# Assignment
Your answer must consist of one number: how many lines in the records contain "Find".

-- Data provided follows --

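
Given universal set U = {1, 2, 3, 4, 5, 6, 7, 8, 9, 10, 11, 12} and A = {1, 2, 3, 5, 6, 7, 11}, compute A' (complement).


Universal set U = {1, 2, 3, 4, 5, 6, 7, 8, 9, 10, 11, 12}
Set A = {1, 2, 3, 5, 6, 7, 11}
A' = U \ A = elements in U but not in A
Checking each element of U:
1 (in A, exclude), 2 (in A, exclude), 3 (in A, exclude), 4 (not in A, include), 5 (in A, exclude), 6 (in A, exclude), 7 (in A, exclude), 8 (not in A, include), 9 (not in A, include), 10 (not in A, include), 11 (in A, exclude), 12 (not in A, include)
A' = {4, 8, 9, 10, 12}

{4, 8, 9, 10, 12}


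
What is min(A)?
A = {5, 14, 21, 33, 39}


Set A = {5, 14, 21, 33, 39}
Elements in ascending order: 5, 14, 21, 33, 39
The smallest element is 5.

5


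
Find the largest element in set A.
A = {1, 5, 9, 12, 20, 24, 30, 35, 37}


Set A = {1, 5, 9, 12, 20, 24, 30, 35, 37}
Elements in ascending order: 1, 5, 9, 12, 20, 24, 30, 35, 37
The largest element is 37.

37


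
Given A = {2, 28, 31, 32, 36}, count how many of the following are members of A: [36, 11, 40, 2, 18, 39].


Set A = {2, 28, 31, 32, 36}
Candidates: [36, 11, 40, 2, 18, 39]
Check each candidate:
36 ∈ A, 11 ∉ A, 40 ∉ A, 2 ∈ A, 18 ∉ A, 39 ∉ A
Count of candidates in A: 2

2


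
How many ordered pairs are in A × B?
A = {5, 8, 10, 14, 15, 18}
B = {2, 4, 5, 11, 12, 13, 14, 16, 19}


Set A = {5, 8, 10, 14, 15, 18} has 6 elements.
Set B = {2, 4, 5, 11, 12, 13, 14, 16, 19} has 9 elements.
|A × B| = |A| × |B| = 6 × 9 = 54

54


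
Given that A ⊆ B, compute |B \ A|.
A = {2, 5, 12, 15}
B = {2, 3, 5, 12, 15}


Set A = {2, 5, 12, 15}, |A| = 4
Set B = {2, 3, 5, 12, 15}, |B| = 5
Since A ⊆ B: B \ A = {3}
|B| - |A| = 5 - 4 = 1

1


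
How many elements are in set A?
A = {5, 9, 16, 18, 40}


Set A = {5, 9, 16, 18, 40}
Listing elements: 5, 9, 16, 18, 40
Counting: 5 elements
|A| = 5

5


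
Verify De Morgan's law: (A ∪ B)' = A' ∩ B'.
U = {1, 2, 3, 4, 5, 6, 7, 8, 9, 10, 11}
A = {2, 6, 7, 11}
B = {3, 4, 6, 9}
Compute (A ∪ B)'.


U = {1, 2, 3, 4, 5, 6, 7, 8, 9, 10, 11}
A = {2, 6, 7, 11}, B = {3, 4, 6, 9}
A ∪ B = {2, 3, 4, 6, 7, 9, 11}
(A ∪ B)' = U \ (A ∪ B) = {1, 5, 8, 10}
Verification via A' ∩ B': A' = {1, 3, 4, 5, 8, 9, 10}, B' = {1, 2, 5, 7, 8, 10, 11}
A' ∩ B' = {1, 5, 8, 10} ✓

{1, 5, 8, 10}


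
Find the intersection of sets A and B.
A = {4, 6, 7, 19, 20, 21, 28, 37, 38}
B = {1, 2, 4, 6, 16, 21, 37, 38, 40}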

-- Data provided concluded --

# Result of the task
2